**EXERCISE**
This exercise calls for every line of the data below with the string "shared" in it.

** Opening TASK MATERIAL block **

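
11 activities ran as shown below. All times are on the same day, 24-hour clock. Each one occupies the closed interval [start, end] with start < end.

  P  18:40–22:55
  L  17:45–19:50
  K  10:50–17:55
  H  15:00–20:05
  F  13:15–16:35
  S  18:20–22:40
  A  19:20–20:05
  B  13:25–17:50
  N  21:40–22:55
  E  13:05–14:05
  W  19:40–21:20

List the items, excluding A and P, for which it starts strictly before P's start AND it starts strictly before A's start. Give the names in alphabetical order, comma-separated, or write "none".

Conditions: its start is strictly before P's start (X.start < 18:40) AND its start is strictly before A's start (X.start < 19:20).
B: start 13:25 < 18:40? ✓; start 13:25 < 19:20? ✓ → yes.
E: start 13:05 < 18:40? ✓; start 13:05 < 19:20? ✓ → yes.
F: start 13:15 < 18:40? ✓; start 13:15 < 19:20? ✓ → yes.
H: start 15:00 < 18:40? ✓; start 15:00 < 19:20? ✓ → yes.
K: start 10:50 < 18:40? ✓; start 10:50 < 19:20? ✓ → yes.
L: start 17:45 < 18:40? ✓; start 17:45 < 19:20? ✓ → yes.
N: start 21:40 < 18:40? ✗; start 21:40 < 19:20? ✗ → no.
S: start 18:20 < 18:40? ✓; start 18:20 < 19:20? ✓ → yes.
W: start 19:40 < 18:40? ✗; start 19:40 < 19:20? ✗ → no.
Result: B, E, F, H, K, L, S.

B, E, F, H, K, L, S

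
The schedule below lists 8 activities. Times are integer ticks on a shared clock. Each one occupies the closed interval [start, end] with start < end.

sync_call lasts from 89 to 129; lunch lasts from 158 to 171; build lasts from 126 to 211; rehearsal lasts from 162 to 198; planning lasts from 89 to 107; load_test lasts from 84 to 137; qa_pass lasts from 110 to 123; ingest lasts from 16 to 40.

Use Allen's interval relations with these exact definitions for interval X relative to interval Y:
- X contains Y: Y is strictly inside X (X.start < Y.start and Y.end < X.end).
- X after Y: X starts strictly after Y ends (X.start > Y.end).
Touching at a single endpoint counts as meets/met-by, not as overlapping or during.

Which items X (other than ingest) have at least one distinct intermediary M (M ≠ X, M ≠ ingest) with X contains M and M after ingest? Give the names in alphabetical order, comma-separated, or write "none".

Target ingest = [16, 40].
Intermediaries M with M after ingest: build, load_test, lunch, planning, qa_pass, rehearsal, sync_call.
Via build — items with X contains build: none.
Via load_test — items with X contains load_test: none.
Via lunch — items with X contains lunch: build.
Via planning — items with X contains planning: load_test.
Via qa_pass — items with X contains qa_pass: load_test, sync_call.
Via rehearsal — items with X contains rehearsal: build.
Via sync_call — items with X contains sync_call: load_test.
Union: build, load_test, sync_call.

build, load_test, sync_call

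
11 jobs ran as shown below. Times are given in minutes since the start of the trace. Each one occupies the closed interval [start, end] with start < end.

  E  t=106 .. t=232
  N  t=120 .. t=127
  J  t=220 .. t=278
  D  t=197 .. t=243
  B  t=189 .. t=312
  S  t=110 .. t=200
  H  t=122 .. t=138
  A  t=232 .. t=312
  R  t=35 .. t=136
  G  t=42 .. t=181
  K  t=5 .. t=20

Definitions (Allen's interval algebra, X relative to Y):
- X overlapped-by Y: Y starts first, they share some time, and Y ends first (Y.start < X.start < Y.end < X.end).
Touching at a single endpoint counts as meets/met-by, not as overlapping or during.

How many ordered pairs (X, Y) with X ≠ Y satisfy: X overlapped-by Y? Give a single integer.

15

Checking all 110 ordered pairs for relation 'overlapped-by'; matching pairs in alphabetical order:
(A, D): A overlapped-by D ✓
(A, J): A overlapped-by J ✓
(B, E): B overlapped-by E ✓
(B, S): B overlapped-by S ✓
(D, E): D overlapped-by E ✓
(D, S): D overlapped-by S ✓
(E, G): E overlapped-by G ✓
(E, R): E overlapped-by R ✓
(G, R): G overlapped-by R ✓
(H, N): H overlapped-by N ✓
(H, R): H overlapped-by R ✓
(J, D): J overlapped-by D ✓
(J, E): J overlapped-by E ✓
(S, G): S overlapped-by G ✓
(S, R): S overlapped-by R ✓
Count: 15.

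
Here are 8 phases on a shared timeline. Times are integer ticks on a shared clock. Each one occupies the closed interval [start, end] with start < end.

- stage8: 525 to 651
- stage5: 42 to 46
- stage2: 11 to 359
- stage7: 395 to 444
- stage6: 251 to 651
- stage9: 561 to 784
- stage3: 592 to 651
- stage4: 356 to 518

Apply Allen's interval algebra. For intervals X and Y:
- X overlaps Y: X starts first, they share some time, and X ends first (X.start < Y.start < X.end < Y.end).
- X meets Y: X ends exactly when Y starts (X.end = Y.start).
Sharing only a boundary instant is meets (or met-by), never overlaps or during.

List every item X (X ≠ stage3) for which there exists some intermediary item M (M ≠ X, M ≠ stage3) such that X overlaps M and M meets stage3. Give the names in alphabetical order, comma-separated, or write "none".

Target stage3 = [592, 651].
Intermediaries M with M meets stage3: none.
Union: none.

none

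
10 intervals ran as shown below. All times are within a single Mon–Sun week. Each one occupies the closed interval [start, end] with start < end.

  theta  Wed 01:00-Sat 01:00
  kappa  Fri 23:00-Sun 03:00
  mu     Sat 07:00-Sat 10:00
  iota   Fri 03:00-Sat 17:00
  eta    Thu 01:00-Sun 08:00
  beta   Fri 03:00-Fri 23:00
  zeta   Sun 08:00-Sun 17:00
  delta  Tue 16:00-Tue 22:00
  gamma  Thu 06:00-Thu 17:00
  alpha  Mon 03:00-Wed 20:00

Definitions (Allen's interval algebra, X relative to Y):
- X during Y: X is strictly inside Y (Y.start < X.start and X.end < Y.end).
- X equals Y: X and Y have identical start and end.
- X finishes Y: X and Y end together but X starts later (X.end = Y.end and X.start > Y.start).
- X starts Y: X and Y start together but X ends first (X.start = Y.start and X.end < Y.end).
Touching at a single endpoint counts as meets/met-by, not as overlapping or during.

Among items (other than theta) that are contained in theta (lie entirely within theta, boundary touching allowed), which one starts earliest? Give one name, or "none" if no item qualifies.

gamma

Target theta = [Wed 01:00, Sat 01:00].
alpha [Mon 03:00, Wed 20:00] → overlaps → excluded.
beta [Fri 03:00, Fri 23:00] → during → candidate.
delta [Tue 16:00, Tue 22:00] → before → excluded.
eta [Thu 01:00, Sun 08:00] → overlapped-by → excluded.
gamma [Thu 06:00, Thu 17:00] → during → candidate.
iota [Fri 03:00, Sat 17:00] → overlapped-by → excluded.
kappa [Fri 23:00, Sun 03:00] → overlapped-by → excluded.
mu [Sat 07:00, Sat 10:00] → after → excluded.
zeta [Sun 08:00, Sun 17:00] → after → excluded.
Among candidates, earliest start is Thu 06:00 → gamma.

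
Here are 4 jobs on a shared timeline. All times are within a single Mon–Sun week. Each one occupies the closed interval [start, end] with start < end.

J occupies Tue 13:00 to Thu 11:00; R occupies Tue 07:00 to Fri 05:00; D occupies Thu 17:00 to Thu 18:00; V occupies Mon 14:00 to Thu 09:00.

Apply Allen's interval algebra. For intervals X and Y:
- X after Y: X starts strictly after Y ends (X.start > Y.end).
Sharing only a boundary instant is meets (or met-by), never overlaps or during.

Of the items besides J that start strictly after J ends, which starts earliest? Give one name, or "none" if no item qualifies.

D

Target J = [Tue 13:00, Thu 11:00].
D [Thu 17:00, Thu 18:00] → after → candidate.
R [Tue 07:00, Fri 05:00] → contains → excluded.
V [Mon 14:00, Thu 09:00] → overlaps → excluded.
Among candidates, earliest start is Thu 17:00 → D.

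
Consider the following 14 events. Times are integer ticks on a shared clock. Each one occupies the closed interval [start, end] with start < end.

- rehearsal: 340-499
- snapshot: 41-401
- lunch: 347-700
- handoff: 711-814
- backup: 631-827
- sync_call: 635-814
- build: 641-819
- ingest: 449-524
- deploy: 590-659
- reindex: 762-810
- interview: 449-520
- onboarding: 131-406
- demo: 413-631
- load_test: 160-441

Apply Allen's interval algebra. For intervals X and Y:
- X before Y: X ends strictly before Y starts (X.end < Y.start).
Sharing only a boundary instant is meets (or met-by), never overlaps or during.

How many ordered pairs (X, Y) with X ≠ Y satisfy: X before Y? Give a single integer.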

** Closing TASK MATERIAL block **

**YOUR RESPONSE**
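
The schedule below lists 8 activities. Times are integer ticks on a shared clock. Each one occupies the closed interval [start, end] with start < end.
Here are 8 phases on a shared timeline. Times are integer ticks on a shared clock. Each one occupies the closed interval [start, end] with start < end.
Here are 4 jobs on a shared timeline. All times are within a single Mon–Sun week. Each one occupies the closed interval [start, end] with start < end.
Consider the following 14 events. Times are integer ticks on a shared clock. Each one occupies the closed interval [start, end] with start < end.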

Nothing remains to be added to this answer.